-- What this task involves --
The reply should be a single number: the count of lines below that contain the word "repeats".

[Collected data entries]
^^^^^^^^
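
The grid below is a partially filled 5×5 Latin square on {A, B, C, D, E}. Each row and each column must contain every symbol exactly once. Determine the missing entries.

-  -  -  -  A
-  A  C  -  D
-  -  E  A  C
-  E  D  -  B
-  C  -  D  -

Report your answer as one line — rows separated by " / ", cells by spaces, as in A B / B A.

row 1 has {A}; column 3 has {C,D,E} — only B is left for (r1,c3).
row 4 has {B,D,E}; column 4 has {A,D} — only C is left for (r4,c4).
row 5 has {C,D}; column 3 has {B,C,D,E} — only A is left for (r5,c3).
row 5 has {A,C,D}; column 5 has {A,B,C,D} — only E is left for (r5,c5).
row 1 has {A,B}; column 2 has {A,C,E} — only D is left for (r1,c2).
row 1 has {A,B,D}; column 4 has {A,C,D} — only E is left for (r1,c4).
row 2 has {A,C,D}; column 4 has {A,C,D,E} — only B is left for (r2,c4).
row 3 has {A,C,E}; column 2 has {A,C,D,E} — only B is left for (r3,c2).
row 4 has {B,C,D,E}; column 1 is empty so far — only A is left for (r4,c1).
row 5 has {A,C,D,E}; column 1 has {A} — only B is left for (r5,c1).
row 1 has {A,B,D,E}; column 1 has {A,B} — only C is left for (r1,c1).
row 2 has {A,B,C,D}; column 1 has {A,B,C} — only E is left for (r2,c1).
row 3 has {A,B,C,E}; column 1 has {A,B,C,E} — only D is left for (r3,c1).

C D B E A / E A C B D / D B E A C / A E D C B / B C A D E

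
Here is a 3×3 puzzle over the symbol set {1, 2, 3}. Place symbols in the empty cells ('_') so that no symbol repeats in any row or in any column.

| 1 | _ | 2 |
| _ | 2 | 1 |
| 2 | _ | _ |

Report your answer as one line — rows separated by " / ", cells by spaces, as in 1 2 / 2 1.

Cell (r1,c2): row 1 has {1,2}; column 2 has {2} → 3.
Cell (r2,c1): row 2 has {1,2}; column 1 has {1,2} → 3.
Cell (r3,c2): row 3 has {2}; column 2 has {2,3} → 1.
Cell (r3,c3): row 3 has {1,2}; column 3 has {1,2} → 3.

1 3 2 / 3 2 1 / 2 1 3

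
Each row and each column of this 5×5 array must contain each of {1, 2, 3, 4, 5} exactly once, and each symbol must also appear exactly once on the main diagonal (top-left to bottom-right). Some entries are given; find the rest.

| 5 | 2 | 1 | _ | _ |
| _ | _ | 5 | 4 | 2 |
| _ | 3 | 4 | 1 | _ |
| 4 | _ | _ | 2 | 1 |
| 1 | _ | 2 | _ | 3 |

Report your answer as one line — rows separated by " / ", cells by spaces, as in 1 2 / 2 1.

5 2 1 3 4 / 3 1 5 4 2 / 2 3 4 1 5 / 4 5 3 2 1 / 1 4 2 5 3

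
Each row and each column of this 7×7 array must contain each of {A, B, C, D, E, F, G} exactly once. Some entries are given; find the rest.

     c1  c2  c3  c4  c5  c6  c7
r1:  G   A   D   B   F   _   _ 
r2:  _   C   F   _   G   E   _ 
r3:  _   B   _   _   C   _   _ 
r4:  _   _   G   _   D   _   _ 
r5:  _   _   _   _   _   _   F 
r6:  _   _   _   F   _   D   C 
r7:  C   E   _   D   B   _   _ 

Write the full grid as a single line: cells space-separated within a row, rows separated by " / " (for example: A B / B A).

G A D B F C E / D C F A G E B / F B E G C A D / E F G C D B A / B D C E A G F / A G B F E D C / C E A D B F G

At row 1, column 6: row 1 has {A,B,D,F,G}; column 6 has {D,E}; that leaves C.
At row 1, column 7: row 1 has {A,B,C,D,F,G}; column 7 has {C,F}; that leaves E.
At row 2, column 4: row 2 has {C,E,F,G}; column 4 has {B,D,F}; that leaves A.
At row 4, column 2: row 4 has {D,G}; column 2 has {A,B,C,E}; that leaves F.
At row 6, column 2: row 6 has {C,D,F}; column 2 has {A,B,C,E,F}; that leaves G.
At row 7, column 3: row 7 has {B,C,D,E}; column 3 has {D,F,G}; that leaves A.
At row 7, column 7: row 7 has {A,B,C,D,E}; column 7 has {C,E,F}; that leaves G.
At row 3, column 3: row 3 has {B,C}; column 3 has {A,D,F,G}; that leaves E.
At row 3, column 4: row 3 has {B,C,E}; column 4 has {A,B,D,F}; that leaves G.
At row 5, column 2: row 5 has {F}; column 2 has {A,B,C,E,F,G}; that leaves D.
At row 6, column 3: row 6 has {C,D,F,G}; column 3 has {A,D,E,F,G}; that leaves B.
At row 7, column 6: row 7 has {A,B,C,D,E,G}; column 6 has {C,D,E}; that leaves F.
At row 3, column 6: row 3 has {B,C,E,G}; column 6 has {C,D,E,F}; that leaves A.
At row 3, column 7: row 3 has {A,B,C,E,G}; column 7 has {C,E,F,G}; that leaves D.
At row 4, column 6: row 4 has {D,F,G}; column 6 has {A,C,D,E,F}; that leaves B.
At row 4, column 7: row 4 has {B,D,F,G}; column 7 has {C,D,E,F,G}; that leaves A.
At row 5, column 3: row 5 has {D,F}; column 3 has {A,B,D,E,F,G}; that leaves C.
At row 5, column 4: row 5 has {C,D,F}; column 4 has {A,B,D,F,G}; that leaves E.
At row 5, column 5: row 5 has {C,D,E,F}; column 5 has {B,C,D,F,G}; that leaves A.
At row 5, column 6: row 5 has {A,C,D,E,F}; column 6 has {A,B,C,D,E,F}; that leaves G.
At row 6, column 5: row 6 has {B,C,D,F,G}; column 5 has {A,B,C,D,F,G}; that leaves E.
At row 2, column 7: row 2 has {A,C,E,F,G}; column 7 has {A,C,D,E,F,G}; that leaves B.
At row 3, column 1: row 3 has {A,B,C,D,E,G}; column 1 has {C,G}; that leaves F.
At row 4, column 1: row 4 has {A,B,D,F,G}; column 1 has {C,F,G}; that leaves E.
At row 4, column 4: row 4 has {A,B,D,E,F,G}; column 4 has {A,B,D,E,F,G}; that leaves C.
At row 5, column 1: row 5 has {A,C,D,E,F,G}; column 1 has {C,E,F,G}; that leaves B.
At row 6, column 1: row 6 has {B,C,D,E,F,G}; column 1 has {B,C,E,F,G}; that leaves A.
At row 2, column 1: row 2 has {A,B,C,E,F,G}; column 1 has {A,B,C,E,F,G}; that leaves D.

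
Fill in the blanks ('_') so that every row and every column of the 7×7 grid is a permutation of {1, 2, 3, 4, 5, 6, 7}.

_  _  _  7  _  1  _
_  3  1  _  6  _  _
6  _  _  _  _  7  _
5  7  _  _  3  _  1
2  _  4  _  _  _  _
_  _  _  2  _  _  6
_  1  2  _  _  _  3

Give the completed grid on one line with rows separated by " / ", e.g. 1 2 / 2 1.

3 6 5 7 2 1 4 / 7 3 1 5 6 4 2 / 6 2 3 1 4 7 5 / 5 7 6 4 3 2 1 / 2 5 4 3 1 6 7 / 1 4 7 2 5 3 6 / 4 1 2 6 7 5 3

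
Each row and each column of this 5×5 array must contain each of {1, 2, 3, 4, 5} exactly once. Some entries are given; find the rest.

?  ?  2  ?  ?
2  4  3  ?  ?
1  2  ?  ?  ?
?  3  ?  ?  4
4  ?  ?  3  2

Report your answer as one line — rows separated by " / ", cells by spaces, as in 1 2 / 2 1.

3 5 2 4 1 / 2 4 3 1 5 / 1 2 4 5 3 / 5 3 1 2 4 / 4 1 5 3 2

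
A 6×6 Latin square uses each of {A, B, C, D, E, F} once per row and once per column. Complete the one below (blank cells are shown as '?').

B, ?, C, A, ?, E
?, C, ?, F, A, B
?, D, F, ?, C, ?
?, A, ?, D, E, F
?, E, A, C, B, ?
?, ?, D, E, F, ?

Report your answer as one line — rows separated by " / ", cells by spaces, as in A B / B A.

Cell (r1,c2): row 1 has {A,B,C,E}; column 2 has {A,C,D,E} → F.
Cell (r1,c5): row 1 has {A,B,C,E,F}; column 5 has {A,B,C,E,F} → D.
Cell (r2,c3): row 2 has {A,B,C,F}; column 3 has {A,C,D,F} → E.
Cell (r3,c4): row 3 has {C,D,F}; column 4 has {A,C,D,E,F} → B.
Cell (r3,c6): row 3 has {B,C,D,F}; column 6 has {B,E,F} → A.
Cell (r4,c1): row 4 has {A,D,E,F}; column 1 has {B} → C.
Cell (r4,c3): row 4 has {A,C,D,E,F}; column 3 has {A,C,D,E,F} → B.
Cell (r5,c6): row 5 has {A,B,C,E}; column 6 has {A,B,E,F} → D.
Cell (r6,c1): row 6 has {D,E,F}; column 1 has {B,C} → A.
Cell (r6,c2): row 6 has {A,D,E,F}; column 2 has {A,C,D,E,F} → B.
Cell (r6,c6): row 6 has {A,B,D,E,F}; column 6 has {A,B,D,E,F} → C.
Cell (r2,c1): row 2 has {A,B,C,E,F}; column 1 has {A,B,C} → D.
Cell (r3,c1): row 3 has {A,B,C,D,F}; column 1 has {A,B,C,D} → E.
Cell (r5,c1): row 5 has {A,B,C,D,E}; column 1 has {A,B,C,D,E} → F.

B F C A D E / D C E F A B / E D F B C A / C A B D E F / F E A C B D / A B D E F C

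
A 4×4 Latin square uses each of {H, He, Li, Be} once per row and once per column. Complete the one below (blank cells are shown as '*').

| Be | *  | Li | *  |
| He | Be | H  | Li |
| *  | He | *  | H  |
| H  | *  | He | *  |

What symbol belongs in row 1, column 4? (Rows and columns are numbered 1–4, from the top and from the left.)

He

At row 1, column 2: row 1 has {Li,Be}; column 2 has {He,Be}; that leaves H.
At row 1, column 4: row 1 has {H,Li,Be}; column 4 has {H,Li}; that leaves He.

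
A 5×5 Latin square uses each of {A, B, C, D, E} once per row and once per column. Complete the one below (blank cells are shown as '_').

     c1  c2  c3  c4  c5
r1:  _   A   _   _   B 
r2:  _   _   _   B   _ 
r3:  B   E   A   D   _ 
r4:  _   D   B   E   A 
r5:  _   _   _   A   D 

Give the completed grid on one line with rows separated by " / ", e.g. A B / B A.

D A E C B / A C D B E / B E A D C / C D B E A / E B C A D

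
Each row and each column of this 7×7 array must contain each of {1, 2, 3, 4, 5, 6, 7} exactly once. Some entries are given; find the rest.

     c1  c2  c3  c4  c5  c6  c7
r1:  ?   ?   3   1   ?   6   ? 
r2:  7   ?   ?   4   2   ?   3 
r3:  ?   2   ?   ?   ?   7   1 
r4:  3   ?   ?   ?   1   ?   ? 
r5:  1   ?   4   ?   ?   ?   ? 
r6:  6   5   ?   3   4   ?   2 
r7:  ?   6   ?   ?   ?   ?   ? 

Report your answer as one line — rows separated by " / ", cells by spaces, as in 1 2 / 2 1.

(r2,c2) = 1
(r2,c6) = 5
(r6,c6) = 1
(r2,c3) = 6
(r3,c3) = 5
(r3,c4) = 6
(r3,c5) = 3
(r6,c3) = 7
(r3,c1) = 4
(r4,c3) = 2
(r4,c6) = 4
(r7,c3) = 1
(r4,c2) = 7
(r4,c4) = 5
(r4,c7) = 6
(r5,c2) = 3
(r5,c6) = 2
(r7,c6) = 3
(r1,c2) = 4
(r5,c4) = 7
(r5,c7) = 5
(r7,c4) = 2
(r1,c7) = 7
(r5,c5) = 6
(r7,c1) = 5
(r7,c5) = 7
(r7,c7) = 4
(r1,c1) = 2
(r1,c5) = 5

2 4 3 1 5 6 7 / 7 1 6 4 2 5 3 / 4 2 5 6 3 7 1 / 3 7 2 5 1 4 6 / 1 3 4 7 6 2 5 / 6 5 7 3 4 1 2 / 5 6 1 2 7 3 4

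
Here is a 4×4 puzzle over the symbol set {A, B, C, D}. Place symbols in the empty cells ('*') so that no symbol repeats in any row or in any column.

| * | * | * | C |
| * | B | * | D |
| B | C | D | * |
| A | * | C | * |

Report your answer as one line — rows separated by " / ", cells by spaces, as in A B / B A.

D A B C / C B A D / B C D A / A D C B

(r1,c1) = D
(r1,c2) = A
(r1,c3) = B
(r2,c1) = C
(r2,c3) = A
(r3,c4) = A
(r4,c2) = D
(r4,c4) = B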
^^^^^^^^
-- Result of the task --
2